Data to use: Begin

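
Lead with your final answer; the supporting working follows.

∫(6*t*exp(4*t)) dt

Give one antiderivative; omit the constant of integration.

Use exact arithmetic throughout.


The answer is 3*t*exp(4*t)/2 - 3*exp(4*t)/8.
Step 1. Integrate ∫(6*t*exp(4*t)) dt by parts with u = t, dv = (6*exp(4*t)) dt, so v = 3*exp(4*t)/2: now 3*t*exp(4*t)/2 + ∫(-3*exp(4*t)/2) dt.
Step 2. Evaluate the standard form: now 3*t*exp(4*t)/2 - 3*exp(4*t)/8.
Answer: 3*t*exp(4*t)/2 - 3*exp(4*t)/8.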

Data to use: End
Data to use: Begin

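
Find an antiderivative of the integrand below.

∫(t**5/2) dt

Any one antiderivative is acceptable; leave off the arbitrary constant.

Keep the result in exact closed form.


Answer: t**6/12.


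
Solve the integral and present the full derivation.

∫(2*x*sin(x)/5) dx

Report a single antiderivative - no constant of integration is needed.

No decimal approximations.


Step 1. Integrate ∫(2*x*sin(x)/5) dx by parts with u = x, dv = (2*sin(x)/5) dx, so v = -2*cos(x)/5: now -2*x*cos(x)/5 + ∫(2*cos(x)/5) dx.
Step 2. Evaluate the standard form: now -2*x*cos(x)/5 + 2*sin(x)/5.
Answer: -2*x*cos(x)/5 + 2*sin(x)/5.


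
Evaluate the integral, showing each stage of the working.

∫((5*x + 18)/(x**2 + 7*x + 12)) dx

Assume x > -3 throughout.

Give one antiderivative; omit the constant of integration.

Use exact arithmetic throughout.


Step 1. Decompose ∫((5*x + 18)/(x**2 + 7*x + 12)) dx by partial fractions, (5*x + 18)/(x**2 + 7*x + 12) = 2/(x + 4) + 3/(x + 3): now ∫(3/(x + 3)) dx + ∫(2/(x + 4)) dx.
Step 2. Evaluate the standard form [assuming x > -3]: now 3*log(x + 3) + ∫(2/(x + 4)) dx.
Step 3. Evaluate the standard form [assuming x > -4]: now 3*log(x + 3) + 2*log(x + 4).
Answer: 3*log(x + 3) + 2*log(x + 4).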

Data to use: End
Data to use: Begin

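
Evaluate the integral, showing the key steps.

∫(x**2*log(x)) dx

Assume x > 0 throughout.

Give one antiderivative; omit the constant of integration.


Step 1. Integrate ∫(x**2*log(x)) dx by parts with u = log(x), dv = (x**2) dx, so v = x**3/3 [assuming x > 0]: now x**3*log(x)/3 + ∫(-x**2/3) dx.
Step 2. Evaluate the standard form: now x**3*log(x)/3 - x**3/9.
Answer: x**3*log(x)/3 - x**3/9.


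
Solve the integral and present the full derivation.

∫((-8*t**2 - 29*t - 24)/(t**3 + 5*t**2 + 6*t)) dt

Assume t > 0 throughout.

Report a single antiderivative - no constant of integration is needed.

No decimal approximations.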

Data to use: End

• **What to produce**: Above are records; repeat only the lines starting at the line with "Evaluate the integral, showing the key steps." and ending at the line with "Assume x > 0 throughout.", exactly as they appear, both included.

• **Answer box**:
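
Evaluate the integral, showing the key steps.

∫(x**2*log(x)) dx

Assume x > 0 throughout.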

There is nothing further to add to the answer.